* **WHAT TO DO**: All of the entries should be written out again exactly.

================

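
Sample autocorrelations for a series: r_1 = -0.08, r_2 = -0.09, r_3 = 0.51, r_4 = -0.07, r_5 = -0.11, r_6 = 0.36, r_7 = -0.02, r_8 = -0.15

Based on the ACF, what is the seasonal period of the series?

3

The largest autocorrelation is r_3 = 0.51, with a weaker echo at lag 6 (0.36); the remaining lags stay at or below -0.02.
The dominant spike at lag 3 indicates a seasonal period of 3.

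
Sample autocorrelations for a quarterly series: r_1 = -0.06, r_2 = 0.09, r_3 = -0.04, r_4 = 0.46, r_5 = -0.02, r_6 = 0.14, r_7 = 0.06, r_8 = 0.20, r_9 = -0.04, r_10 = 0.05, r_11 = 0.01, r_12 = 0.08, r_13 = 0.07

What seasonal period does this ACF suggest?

4

The largest autocorrelation is r_4 = 0.46, with a weaker echo at lag 8 (0.20); the remaining lags stay at or below 0.14.
The dominant spike at lag 4 indicates a seasonal period of 4.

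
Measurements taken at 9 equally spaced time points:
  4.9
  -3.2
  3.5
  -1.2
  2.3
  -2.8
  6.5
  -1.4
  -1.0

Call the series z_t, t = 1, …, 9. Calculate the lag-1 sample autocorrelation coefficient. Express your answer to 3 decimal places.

-0.701

Mean z̄ = (4.9 − 3.2 + 3.5 − 1.2 + 2.3 − 2.8 + 6.5 − 1.4 − 1.0)/9 = 0.8444
Numerator Σ_{t=1}^{8}(z_t−z̄)(z_{t+1}−z̄) = -70.0175
Denominator Σ(z_t−z̄)² = 99.8622
r_1 = -70.0175 / 99.8622 = -0.701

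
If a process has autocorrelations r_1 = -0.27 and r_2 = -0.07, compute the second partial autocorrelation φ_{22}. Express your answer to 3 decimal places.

φ_{22} = (r_2 − r_1²) / (1 − r_1²)
r_1² = (-0.27)² = 0.0729
Numerator = -0.07 − 0.0729 = -0.1429; denominator = 1 − 0.0729 = 0.9271
φ_{22} = -0.1429 / 0.9271 = -0.154

-0.154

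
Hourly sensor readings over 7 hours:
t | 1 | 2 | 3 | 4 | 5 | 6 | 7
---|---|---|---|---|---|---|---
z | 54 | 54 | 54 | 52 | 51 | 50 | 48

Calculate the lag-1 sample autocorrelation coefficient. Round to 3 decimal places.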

================

* **OUTPUT OF THE TASK**:
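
Sample autocorrelations for a series: r_1 = -0.08, r_2 = -0.09, r_3 = 0.51, r_4 = -0.07, r_5 = -0.11, r_6 = 0.36, r_7 = -0.02, r_8 = -0.15

Based on the ACF, what is the seasonal period of the series?

3

The largest autocorrelation is r_3 = 0.51, with a weaker echo at lag 6 (0.36); the remaining lags stay at or below -0.02.
The dominant spike at lag 3 indicates a seasonal period of 3.

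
Sample autocorrelations for a quarterly series: r_1 = -0.06, r_2 = 0.09, r_3 = -0.04, r_4 = 0.46, r_5 = -0.02, r_6 = 0.14, r_7 = 0.06, r_8 = 0.20, r_9 = -0.04, r_10 = 0.05, r_11 = 0.01, r_12 = 0.08, r_13 = 0.07

What seasonal period does this ACF suggest?

4

The largest autocorrelation is r_4 = 0.46, with a weaker echo at lag 8 (0.20); the remaining lags stay at or below 0.14.
The dominant spike at lag 4 indicates a seasonal period of 4.

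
Measurements taken at 9 equally spaced time points:
  4.9
  -3.2
  3.5
  -1.2
  2.3
  -2.8
  6.5
  -1.4
  -1.0

Call the series z_t, t = 1, …, 9. Calculate the lag-1 sample autocorrelation coefficient. Express your answer to 3 decimal places.

-0.701

Mean z̄ = (4.9 − 3.2 + 3.5 − 1.2 + 2.3 − 2.8 + 6.5 − 1.4 − 1.0)/9 = 0.8444
Numerator Σ_{t=1}^{8}(z_t−z̄)(z_{t+1}−z̄) = -70.0175
Denominator Σ(z_t−z̄)² = 99.8622
r_1 = -70.0175 / 99.8622 = -0.701

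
If a process has autocorrelations r_1 = -0.27 and r_2 = -0.07, compute the second partial autocorrelation φ_{22}. Express your answer to 3 decimal places.

φ_{22} = (r_2 − r_1²) / (1 − r_1²)
r_1² = (-0.27)² = 0.0729
Numerator = -0.07 − 0.0729 = -0.1429; denominator = 1 − 0.0729 = 0.9271
φ_{22} = -0.1429 / 0.9271 = -0.154

-0.154

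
Hourly sensor readings over 7 hours:
t | 1 | 2 | 3 | 4 | 5 | 6 | 7
---|---|---|---|---|---|---|---
z | 54 | 54 | 54 | 52 | 51 | 50 | 48

Calculate the lag-1 sample autocorrelation coefficient. Round to 3 decimal places.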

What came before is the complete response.